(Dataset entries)
· · · ·

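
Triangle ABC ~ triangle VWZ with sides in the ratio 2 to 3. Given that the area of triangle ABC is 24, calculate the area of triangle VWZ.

The ratio of areas of similar triangles = (side ratio)^2.
Side ratio = 2:3, so area ratio = 4:9.
Area of VWZ / Area of ABC = 9/4
Area of VWZ = 24 * 9/4 = 54

54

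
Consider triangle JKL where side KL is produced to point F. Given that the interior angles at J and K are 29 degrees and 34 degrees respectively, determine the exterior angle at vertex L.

Exterior angle = 29 + 34 = 63 degrees (exterior angle theorem).

63 degrees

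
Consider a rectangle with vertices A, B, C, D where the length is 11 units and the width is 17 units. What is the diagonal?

d = sqrt(11^2 + 17^2) = sqrt(410)

sqrt(410)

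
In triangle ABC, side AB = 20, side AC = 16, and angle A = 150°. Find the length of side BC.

When two sides and the included angle are known, the law of cosines gives the third side.
c^2 = a^2 + b^2 - 2ab cos(C) generalizes the Pythagorean theorem to non-right triangles.
Here: BC^2 = 400 + 256 - 640*(-sqrt(3)/2) = 320*sqrt(3) + 656
BC = 4*sqrt(20*sqrt(3) + 41)

4*sqrt(20*sqrt(3) + 41)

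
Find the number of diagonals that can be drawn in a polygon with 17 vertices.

The number of diagonals in an n-gon is n(n - 3)/2.
For n = 17: 17(17 - 3)/2 = 17 × 14 / 2 = 119.

119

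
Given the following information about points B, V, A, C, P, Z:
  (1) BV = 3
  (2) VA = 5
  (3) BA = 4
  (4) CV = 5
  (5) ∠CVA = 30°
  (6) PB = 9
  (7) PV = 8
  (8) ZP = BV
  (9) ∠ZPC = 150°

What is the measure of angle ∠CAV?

Step 1: By the law of cosines on triangle AVC: AC² = 5² + 5² − 2·5·5·cos(30°) = 6.7, so AC ≈ 2.59.
Step 2: By the inverse law of cosines on triangle CAV: cos(∠CAV) = (2.59² + 5² − 5²) / (2·2.59·5) = 6.7/25.88 = 0.2588, so ∠CAV = 75°.

Therefore, the measure of angle ∠CAV = 75°.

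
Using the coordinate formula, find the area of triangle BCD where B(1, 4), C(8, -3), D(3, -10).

Shoelace: Area = (1/2)|1(-3--10) + 8(-10-4) + 3(4--3)| = (1/2)(84) = 42

42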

· · · ·

WORK ITEM: Transcribe only the trailing portion of the entries above: the line that contains "(8) ZP = BV" and each line after it.

SOLUTION BELOW:
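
  (8) ZP = BV
  (9) ∠ZPC = 150°

What is the measure of angle ∠CAV?

Step 1: By the law of cosines on triangle AVC: AC² = 5² + 5² − 2·5·5·cos(30°) = 6.7, so AC ≈ 2.59.
Step 2: By the inverse law of cosines on triangle CAV: cos(∠CAV) = (2.59² + 5² − 5²) / (2·2.59·5) = 6.7/25.88 = 0.2588, so ∠CAV = 75°.

Therefore, the measure of angle ∠CAV = 75°.

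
Using the coordinate formula, find the area of triangle BCD where B(1, 4), C(8, -3), D(3, -10).

Shoelace: Area = (1/2)|1(-3--10) + 8(-10-4) + 3(4--3)| = (1/2)(84) = 42

42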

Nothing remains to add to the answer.